PROBLEM TO SOLVE >>
Of the lines below, write out exactly those from the line with "Each operation applies" through the line with "Apply SIMPLIFY repeatedly", both included, and skip the rest.
(SUPPLIED MATERIAL)
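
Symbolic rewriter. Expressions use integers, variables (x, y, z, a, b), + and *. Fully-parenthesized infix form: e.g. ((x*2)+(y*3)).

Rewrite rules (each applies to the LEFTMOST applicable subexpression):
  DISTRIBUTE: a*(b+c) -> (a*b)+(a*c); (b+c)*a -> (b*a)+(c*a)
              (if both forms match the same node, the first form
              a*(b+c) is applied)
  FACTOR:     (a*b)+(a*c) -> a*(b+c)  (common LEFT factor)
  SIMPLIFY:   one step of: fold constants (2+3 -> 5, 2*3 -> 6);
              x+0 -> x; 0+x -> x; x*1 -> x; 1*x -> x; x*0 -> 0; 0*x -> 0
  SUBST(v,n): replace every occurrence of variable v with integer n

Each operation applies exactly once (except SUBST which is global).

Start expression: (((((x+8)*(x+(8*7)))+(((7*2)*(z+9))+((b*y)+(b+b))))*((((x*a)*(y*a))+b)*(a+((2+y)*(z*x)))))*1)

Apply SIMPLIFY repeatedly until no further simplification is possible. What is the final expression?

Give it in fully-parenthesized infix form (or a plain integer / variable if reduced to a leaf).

Start: (((((x+8)*(x+(8*7)))+(((7*2)*(z+9))+((b*y)+(b+b))))*((((x*a)*(y*a))+b)*(a+((2+y)*(z*x)))))*1)
Step 1: at root: (((((x+8)*(x+(8*7)))+(((7*2)*(z+9))+((b*y)+(b+b))))*((((x*a)*(y*a))+b)*(a+((2+y)*(z*x)))))*1) -> ((((x+8)*(x+(8*7)))+(((7*2)*(z+9))+((b*y)+(b+b))))*((((x*a)*(y*a))+b)*(a+((2+y)*(z*x))))); overall: (((((x+8)*(x+(8*7)))+(((7*2)*(z+9))+((b*y)+(b+b))))*((((x*a)*(y*a))+b)*(a+((2+y)*(z*x)))))*1) -> ((((x+8)*(x+(8*7)))+(((7*2)*(z+9))+((b*y)+(b+b))))*((((x*a)*(y*a))+b)*(a+((2+y)*(z*x)))))
Step 2: at LLRR: (8*7) -> 56; overall: ((((x+8)*(x+(8*7)))+(((7*2)*(z+9))+((b*y)+(b+b))))*((((x*a)*(y*a))+b)*(a+((2+y)*(z*x))))) -> ((((x+8)*(x+56))+(((7*2)*(z+9))+((b*y)+(b+b))))*((((x*a)*(y*a))+b)*(a+((2+y)*(z*x)))))
Step 3: at LRLL: (7*2) -> 14; overall: ((((x+8)*(x+56))+(((7*2)*(z+9))+((b*y)+(b+b))))*((((x*a)*(y*a))+b)*(a+((2+y)*(z*x))))) -> ((((x+8)*(x+56))+((14*(z+9))+((b*y)+(b+b))))*((((x*a)*(y*a))+b)*(a+((2+y)*(z*x)))))
Fixed point: ((((x+8)*(x+56))+((14*(z+9))+((b*y)+(b+b))))*((((x*a)*(y*a))+b)*(a+((2+y)*(z*x)))))

Answer: ((((x+8)*(x+56))+((14*(z+9))+((b*y)+(b+b))))*((((x*a)*(y*a))+b)*(a+((2+y)*(z*x)))))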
(End SUPPLIED MATERIAL)
SOLUTION TO THIS EXERCISE >>
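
Each operation applies exactly once (except SUBST which is global).

Start expression: (((((x+8)*(x+(8*7)))+(((7*2)*(z+9))+((b*y)+(b+b))))*((((x*a)*(y*a))+b)*(a+((2+y)*(z*x)))))*1)

Apply SIMPLIFY repeatedly until no further simplification is possible. What is the final expression?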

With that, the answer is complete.